Data provided ▸
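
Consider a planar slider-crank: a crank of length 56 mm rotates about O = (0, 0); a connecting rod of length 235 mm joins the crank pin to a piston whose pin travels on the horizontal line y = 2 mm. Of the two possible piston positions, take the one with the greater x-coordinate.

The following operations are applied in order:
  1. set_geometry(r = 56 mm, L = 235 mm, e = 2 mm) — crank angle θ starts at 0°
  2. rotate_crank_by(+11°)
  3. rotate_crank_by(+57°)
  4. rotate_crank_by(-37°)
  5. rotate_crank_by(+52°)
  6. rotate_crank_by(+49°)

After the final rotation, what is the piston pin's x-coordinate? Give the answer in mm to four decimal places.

set_geometry: r = 56 mm, L = 235 mm, e = 2 mm; θ ← 0°
rotate_crank_by(+11°): θ ← 0° +11° = 11°
rotate_crank_by(+57°): θ ← 11° +57° = 68°
rotate_crank_by(-37°): θ ← 68° -37° = 31°
rotate_crank_by(+52°): θ ← 31° +52° = 83°
rotate_crank_by(+49°): θ ← 83° +49° = 132°
crank pin P = (r cos θ, r sin θ) = (-37.471314, 41.616110)
h = r sin θ − e = 41.616110 − 2 = 39.616110
x = r cos θ + √(L² − h²) = -37.471314 + √(55225.0 − 1569.4362) = -37.471314 + 231.636707 = 194.165393

194.1654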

Task to complete ▸
Exact copies of the lines from the one containing "After the final" through the final line of the records are all the answer should hold.

Answer to this problem ▸
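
After the final rotation, what is the piston pin's x-coordinate? Give the answer in mm to four decimal places.

set_geometry: r = 56 mm, L = 235 mm, e = 2 mm; θ ← 0°
rotate_crank_by(+11°): θ ← 0° +11° = 11°
rotate_crank_by(+57°): θ ← 11° +57° = 68°
rotate_crank_by(-37°): θ ← 68° -37° = 31°
rotate_crank_by(+52°): θ ← 31° +52° = 83°
rotate_crank_by(+49°): θ ← 83° +49° = 132°
crank pin P = (r cos θ, r sin θ) = (-37.471314, 41.616110)
h = r sin θ − e = 41.616110 − 2 = 39.616110
x = r cos θ + √(L² − h²) = -37.471314 + √(55225.0 − 1569.4362) = -37.471314 + 231.636707 = 194.165393

194.1654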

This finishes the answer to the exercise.